- [What needs to be done]: All that is wanted is an exact copy of the line containing "Rewrite the sentence, inserting" and the lines after it, through the end of the records.

- [Material supplied]:
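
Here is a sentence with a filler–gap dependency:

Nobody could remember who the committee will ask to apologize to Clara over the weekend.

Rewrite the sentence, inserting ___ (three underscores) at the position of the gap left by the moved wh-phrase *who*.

Underlying clause: The committee will ask who to apologize to Clara over the weekend.
'who' is the direct object of 'ask'. The gap is right after 'ask'.

Nobody could remember who the committee will ask ___ to apologize to Clara over the weekend.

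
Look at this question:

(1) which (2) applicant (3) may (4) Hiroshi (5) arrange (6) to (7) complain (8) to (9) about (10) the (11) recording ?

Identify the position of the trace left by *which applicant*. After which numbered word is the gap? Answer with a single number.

8

Underlying clause: Hiroshi may arrange to complain to which applicant about the recording.
'which applicant' functions as the object of the preposition 'to'. Wh-movement fronts it, leaving a gap right after 'to':
Which applicant may Hiroshi arrange to complain to ___ about the recording?
'to' is word 8.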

- [Your response]:
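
Rewrite the sentence, inserting ___ (three underscores) at the position of the gap left by the moved wh-phrase *who*.

Underlying clause: The committee will ask who to apologize to Clara over the weekend.
'who' is the direct object of 'ask'. The gap is right after 'ask'.

Nobody could remember who the committee will ask ___ to apologize to Clara over the weekend.

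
Look at this question:

(1) which (2) applicant (3) may (4) Hiroshi (5) arrange (6) to (7) complain (8) to (9) about (10) the (11) recording ?

Identify the position of the trace left by *which applicant*. After which numbered word is the gap? Answer with a single number.

8

Underlying clause: Hiroshi may arrange to complain to which applicant about the recording.
'which applicant' functions as the object of the preposition 'to'. Wh-movement fronts it, leaving a gap right after 'to':
Which applicant may Hiroshi arrange to complain to ___ about the recording?
'to' is word 8.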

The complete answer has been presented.